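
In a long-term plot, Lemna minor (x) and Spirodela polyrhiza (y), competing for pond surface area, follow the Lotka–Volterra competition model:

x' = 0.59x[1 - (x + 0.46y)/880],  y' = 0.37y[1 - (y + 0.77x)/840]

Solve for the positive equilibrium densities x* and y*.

Setting both brackets to zero gives the nullclines x + 0.46y = 880 and 0.77x + y = 840.
Substituting y = 840 - 0.77x into the first: x(1 - 0.46·0.77) = 880 - 0.46·840.
So x* = 494/0.646 = 764, and then y* = 840 - 0.77·764 = 251.

x* ≈ 764, y* ≈ 251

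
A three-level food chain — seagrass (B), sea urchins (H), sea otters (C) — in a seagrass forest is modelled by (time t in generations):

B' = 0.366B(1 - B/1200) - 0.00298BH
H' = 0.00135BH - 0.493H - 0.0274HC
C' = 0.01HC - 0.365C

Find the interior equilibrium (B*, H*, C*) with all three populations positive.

From dC/dt = 0: 0.01H* = 0.365, so H* = 36.5.
From dB/dt = 0: 0.366(1 - B*/1200) = 0.00298·36.5, giving B* = 1200·(1 - 0.297) = 843.
From dH/dt = 0: 0.00135·843 - 0.493 = 0.0274C*, so C* = 0.646/0.0274 = 23.6.

B* ≈ 843, H* ≈ 36.5, C* ≈ 23.6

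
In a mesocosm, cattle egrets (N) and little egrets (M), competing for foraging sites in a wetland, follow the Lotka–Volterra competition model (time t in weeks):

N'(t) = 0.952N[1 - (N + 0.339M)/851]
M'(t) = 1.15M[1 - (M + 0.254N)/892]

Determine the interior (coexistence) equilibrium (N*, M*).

N* ≈ 600, M* ≈ 740

Setting both brackets to zero gives the nullclines N + 0.339M = 851 and 0.254N + M = 892.
Substituting M = 892 - 0.254N into the first: N(1 - 0.339·0.254) = 851 - 0.339·892.
So N* = 549/0.914 = 600, and then M* = 892 - 0.254·600 = 740.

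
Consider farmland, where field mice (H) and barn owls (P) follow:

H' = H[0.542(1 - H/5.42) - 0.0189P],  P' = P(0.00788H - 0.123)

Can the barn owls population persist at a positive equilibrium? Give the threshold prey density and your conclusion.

The predator equation gives dP/dt > 0 only when H > 0.123/0.00788 = 15.6.
Without the predator, H → K = 5.42. Since 5.42 < 15.6, the predator cannot invade.

Threshold H = 15.6; K < 15.6, so no, the predator goes extinct.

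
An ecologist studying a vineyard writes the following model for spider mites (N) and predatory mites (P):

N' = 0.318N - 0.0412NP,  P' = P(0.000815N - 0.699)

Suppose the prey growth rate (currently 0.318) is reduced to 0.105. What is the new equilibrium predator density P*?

At the interior fixed point, setting dN/dt = 0 with N > 0 fixes P* = (prey growth rate)/(NP coefficient) — independent of the other coefficients.
With the change, P* = 0.105/0.0412 = 2.55; it falls from 7.72.

P* ≈ 2.55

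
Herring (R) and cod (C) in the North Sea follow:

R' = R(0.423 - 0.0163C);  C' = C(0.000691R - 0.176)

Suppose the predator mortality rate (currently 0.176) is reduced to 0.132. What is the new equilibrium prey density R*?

R* ≈ 191

At the interior fixed point, setting dC/dt = 0 with C > 0 fixes R* = (predator death rate)/(RC coefficient) — independent of the other coefficients.
With the change, R* = 0.132/0.000691 = 191; it falls from 255.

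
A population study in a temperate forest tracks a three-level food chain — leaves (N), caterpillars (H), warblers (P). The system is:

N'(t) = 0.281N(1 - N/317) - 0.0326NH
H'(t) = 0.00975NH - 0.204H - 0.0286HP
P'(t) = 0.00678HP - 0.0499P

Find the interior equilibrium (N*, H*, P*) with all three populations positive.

N* ≈ 46.3, H* ≈ 7.36, P* ≈ 8.66

From dP/dt = 0: 0.00678H* = 0.0499, so H* = 7.36.
From dN/dt = 0: 0.281(1 - N*/317) = 0.0326·7.36, giving N* = 317·(1 - 0.854) = 46.3.
From dH/dt = 0: 0.00975·46.3 - 0.204 = 0.0286P*, so P* = 0.248/0.0286 = 8.66.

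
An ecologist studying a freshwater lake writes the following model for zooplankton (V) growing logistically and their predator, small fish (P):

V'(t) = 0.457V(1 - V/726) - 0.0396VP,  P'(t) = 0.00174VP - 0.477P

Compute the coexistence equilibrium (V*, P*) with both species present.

From dP/dt = 0 with P > 0: 0.00174V* = 0.477, so V* = 274.
Substitute into dV/dt = 0: 0.457(1 - 274/726) = 0.0396P*.
The bracket is 0.622, giving P* = 0.284/0.0396 = 7.18.

V* ≈ 274, P* ≈ 7.18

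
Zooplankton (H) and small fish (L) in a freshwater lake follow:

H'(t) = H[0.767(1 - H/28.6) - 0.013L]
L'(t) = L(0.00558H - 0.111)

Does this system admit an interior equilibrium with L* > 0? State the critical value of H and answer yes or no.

Threshold H = 19.9; K > 19.9, so yes, the predator persists.

The predator equation gives dL/dt > 0 only when H > 0.111/0.00558 = 19.9.
Without the predator, H → K = 28.6. Since 28.6 > 19.9, the predator can invade and persist.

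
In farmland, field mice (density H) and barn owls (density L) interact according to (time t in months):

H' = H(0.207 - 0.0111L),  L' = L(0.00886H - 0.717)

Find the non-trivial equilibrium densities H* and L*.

Set dL/dt = 0 with L > 0: 0.00886H - 0.717 = 0, so H* = 0.717/0.00886 = 80.9.
Set dH/dt = 0 with H > 0: 0.207 - 0.0111L = 0, so L* = 0.207/0.0111 = 18.6.

H* ≈ 80.9, L* ≈ 18.6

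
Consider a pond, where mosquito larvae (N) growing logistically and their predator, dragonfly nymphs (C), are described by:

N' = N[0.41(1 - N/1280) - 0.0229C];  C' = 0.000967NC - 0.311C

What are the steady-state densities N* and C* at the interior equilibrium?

N* ≈ 322, C* ≈ 13.4

From dC/dt = 0 with C > 0: 0.000967N* = 0.311, so N* = 322.
Substitute into dN/dt = 0: 0.41(1 - 322/1280) = 0.0229C*.
The bracket is 0.749, giving C* = 0.307/0.0229 = 13.4.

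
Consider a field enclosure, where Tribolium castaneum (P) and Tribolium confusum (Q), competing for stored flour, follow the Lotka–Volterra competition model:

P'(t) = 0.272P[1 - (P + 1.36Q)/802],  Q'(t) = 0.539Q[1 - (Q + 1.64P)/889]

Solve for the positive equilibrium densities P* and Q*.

Setting both brackets to zero gives the nullclines P + 1.36Q = 802 and 1.64P + Q = 889.
Substituting Q = 889 - 1.64P into the first: P(1 - 1.36·1.64) = 802 - 1.36·889.
So P* = -407/-1.23 = 331, and then Q* = 889 - 1.64·331 = 346.

P* ≈ 331, Q* ≈ 346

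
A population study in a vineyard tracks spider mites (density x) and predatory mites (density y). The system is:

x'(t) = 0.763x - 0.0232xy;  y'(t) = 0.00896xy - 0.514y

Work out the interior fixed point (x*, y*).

x* ≈ 57.4, y* ≈ 32.9

Set dy/dt = 0 with y > 0: 0.00896x - 0.514 = 0, so x* = 0.514/0.00896 = 57.4.
Set dx/dt = 0 with x > 0: 0.763 - 0.0232y = 0, so y* = 0.763/0.0232 = 32.9.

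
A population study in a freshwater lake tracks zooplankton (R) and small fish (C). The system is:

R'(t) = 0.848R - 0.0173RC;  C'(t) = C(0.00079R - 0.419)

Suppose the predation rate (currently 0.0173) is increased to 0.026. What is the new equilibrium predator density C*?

C* ≈ 32.6

At the interior fixed point, setting dR/dt = 0 with R > 0 fixes C* = (prey growth rate)/(RC coefficient) — independent of the other coefficients.
With the change, C* = 0.848/0.026 = 32.6; it falls from 49.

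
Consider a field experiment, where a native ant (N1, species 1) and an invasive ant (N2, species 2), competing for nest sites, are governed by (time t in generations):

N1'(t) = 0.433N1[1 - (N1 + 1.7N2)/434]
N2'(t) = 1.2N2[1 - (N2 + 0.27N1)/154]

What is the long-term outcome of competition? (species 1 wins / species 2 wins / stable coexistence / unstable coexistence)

stable coexistence

Compare the nullcline intercepts: K1/α12 = 434/1.7 = 255 > K2 = 154; K2/α21 = 154/0.27 = 570 > K1 = 434.
Since both inequalities hold, each species can invade when rare, so the interior equilibrium is stable.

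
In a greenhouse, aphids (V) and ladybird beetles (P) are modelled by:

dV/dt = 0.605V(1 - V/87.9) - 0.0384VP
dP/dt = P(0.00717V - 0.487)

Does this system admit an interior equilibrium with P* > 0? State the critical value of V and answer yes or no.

Threshold V = 67.9; K > 67.9, so yes, the predator persists.

The predator equation gives dP/dt > 0 only when V > 0.487/0.00717 = 67.9.
Without the predator, V → K = 87.9. Since 87.9 > 67.9, the predator can invade and persist.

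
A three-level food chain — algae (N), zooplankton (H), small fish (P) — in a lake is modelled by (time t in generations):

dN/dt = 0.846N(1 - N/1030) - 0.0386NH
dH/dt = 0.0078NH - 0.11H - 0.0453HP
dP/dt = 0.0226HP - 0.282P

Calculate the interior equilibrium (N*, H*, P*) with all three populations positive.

From dP/dt = 0: 0.0226H* = 0.282, so H* = 12.5.
From dN/dt = 0: 0.846(1 - N*/1030) = 0.0386·12.5, giving N* = 1030·(1 - 0.569) = 444.
From dH/dt = 0: 0.0078·444 - 0.11 = 0.0453P*, so P* = 3.35/0.0453 = 74.

N* ≈ 444, H* ≈ 12.5, P* ≈ 74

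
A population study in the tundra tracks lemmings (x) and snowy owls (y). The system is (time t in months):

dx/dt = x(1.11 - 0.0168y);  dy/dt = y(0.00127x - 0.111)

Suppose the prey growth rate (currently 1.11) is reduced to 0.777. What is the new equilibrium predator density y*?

y* ≈ 46.3

At the interior fixed point, setting dx/dt = 0 with x > 0 fixes y* = (prey growth rate)/(xy coefficient) — independent of the other coefficients.
With the change, y* = 0.777/0.0168 = 46.3; it falls from 66.1.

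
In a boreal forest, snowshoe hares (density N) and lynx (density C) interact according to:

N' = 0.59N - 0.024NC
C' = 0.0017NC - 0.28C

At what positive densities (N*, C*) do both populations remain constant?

Set dC/dt = 0 with C > 0: 0.0017N - 0.28 = 0, so N* = 0.28/0.0017 = 165.
Set dN/dt = 0 with N > 0: 0.59 - 0.024C = 0, so C* = 0.59/0.024 = 24.6.

N* ≈ 165, C* ≈ 24.6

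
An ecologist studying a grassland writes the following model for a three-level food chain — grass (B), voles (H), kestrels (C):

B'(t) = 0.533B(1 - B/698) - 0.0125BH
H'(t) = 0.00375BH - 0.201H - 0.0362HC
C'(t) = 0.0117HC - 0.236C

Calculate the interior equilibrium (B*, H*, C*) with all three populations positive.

B* ≈ 368, H* ≈ 20.2, C* ≈ 32.5

From dC/dt = 0: 0.0117H* = 0.236, so H* = 20.2.
From dB/dt = 0: 0.533(1 - B*/698) = 0.0125·20.2, giving B* = 698·(1 - 0.473) = 368.
From dH/dt = 0: 0.00375·368 - 0.201 = 0.0362C*, so C* = 1.18/0.0362 = 32.5.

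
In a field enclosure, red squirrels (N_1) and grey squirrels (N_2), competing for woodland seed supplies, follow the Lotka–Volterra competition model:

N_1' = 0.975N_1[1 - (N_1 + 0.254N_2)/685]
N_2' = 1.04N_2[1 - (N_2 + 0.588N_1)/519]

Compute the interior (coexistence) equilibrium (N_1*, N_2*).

N_1* ≈ 650, N_2* ≈ 137

Setting both brackets to zero gives the nullclines N_1 + 0.254N_2 = 685 and 0.588N_1 + N_2 = 519.
Substituting N_2 = 519 - 0.588N_1 into the first: N_1(1 - 0.254·0.588) = 685 - 0.254·519.
So N_1* = 553/0.851 = 650, and then N_2* = 519 - 0.588·650 = 137.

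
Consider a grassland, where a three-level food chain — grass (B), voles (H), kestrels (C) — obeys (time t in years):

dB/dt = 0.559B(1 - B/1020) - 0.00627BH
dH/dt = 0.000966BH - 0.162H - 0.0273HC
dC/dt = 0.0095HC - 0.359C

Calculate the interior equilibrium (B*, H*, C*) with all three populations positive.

From dC/dt = 0: 0.0095H* = 0.359, so H* = 37.8.
From dB/dt = 0: 0.559(1 - B*/1020) = 0.00627·37.8, giving B* = 1020·(1 - 0.424) = 588.
From dH/dt = 0: 0.000966·588 - 0.162 = 0.0273C*, so C* = 0.406/0.0273 = 14.9.

B* ≈ 588, H* ≈ 37.8, C* ≈ 14.9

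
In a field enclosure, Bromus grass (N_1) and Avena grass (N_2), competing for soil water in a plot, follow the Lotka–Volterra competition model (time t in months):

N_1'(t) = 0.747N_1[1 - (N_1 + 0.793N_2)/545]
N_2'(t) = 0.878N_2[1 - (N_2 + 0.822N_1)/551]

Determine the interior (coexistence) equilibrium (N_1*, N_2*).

Setting both brackets to zero gives the nullclines N_1 + 0.793N_2 = 545 and 0.822N_1 + N_2 = 551.
Substituting N_2 = 551 - 0.822N_1 into the first: N_1(1 - 0.793·0.822) = 545 - 0.793·551.
So N_1* = 108/0.348 = 310, and then N_2* = 551 - 0.822·310 = 296.

N_1* ≈ 310, N_2* ≈ 296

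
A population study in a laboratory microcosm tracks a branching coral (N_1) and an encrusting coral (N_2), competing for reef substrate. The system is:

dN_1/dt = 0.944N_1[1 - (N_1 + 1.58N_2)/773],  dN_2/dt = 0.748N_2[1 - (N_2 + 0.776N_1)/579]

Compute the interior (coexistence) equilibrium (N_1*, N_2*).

Setting both brackets to zero gives the nullclines N_1 + 1.58N_2 = 773 and 0.776N_1 + N_2 = 579.
Substituting N_2 = 579 - 0.776N_1 into the first: N_1(1 - 1.58·0.776) = 773 - 1.58·579.
So N_1* = -142/-0.226 = 627, and then N_2* = 579 - 0.776·627 = 92.2.

N_1* ≈ 627, N_2* ≈ 92.2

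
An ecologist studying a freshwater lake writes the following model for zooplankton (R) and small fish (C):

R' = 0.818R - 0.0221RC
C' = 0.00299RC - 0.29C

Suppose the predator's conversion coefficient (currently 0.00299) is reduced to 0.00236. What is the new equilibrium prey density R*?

R* ≈ 123

At the interior fixed point, setting dC/dt = 0 with C > 0 fixes R* = (predator death rate)/(RC coefficient) — independent of the other coefficients.
With the change, R* = 0.29/0.00236 = 123; it rises from 97.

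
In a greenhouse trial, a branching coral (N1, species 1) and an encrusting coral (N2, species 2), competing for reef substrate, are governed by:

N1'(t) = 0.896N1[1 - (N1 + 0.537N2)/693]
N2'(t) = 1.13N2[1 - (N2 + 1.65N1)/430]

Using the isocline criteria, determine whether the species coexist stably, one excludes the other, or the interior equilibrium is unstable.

Compare the nullcline intercepts: K1/α12 = 693/0.537 = 1290 > K2 = 430; K2/α21 = 430/1.65 = 261 < K1 = 693.
Since the inequalities point opposite ways, species 1 can invade but species 2 cannot.

species 1 excludes species 2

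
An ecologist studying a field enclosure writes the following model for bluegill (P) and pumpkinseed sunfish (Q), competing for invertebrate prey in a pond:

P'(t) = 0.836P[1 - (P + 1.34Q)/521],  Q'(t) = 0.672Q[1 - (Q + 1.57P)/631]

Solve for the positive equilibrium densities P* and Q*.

P* ≈ 294, Q* ≈ 169

Setting both brackets to zero gives the nullclines P + 1.34Q = 521 and 1.57P + Q = 631.
Substituting Q = 631 - 1.57P into the first: P(1 - 1.34·1.57) = 521 - 1.34·631.
So P* = -325/-1.1 = 294, and then Q* = 631 - 1.57·294 = 169.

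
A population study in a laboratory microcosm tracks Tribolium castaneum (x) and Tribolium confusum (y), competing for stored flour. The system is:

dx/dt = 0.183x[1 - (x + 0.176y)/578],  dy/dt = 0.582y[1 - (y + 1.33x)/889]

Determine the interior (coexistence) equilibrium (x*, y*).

Setting both brackets to zero gives the nullclines x + 0.176y = 578 and 1.33x + y = 889.
Substituting y = 889 - 1.33x into the first: x(1 - 0.176·1.33) = 578 - 0.176·889.
So x* = 422/0.766 = 550, and then y* = 889 - 1.33·550 = 157.

x* ≈ 550, y* ≈ 157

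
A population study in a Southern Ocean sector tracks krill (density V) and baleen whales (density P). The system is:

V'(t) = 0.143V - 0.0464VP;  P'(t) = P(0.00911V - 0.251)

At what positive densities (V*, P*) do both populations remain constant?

V* ≈ 27.6, P* ≈ 3.08

Set dP/dt = 0 with P > 0: 0.00911V - 0.251 = 0, so V* = 0.251/0.00911 = 27.6.
Set dV/dt = 0 with V > 0: 0.143 - 0.0464P = 0, so P* = 0.143/0.0464 = 3.08.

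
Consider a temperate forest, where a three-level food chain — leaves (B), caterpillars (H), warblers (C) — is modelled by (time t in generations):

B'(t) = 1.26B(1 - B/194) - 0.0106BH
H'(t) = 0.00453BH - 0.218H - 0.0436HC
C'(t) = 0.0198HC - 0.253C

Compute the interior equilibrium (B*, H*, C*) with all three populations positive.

From dC/dt = 0: 0.0198H* = 0.253, so H* = 12.8.
From dB/dt = 0: 1.26(1 - B*/194) = 0.0106·12.8, giving B* = 194·(1 - 0.107) = 173.
From dH/dt = 0: 0.00453·173 - 0.218 = 0.0436C*, so C* = 0.566/0.0436 = 13.

B* ≈ 173, H* ≈ 12.8, C* ≈ 13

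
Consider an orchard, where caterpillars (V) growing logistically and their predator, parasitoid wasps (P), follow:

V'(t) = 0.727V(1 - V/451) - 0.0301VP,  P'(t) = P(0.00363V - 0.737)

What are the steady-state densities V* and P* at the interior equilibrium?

From dP/dt = 0 with P > 0: 0.00363V* = 0.737, so V* = 203.
Substitute into dV/dt = 0: 0.727(1 - 203/451) = 0.0301P*.
The bracket is 0.55, giving P* = 0.4/0.0301 = 13.3.

V* ≈ 203, P* ≈ 13.3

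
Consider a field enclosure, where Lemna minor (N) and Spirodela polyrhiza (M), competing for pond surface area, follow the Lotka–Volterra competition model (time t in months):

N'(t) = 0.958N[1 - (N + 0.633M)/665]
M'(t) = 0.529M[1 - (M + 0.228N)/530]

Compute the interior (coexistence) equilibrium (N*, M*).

N* ≈ 385, M* ≈ 442

Setting both brackets to zero gives the nullclines N + 0.633M = 665 and 0.228N + M = 530.
Substituting M = 530 - 0.228N into the first: N(1 - 0.633·0.228) = 665 - 0.633·530.
So N* = 330/0.856 = 385, and then M* = 530 - 0.228·385 = 442.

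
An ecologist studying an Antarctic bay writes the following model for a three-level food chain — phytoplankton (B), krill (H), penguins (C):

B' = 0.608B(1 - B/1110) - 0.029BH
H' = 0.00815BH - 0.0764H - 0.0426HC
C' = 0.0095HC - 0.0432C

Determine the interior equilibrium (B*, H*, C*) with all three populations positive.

From dC/dt = 0: 0.0095H* = 0.0432, so H* = 4.55.
From dB/dt = 0: 0.608(1 - B*/1110) = 0.029·4.55, giving B* = 1110·(1 - 0.217) = 869.
From dH/dt = 0: 0.00815·869 - 0.0764 = 0.0426C*, so C* = 7.01/0.0426 = 165.

B* ≈ 869, H* ≈ 4.55, C* ≈ 165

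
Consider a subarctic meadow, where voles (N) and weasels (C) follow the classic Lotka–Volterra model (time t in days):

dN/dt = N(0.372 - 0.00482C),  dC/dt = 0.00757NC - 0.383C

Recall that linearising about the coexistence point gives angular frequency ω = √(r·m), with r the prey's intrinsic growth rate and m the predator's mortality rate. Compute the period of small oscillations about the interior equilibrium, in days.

Here r = 0.372 and m = 0.383, so r·m = 0.142.
ω = √0.142 = 0.377 per day, hence T = 2π/ω ≈ 16.6 days.

T ≈ 16.6 days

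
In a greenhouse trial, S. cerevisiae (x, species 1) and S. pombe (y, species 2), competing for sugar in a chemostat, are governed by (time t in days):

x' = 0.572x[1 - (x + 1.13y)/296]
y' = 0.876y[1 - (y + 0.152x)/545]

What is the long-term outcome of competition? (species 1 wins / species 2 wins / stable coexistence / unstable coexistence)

species 2 excludes species 1

Compare the nullcline intercepts: K1/α12 = 296/1.13 = 262 < K2 = 545; K2/α21 = 545/0.152 = 3590 > K1 = 296.
Since the inequalities point opposite ways, species 2 can invade but species 1 cannot.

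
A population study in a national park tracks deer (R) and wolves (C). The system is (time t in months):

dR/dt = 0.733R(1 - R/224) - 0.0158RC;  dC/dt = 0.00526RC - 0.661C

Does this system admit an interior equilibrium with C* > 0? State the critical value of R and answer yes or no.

Threshold R = 126; K > 126, so yes, the predator persists.

The predator equation gives dC/dt > 0 only when R > 0.661/0.00526 = 126.
Without the predator, R → K = 224. Since 224 > 126, the predator can invade and persist.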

- - -

### EXERCISE DESCRIPTION
Search each line of the listing for the word "enclosure", then state how many lines contain it and nothing else.

### COMPLETED EXERCISE
5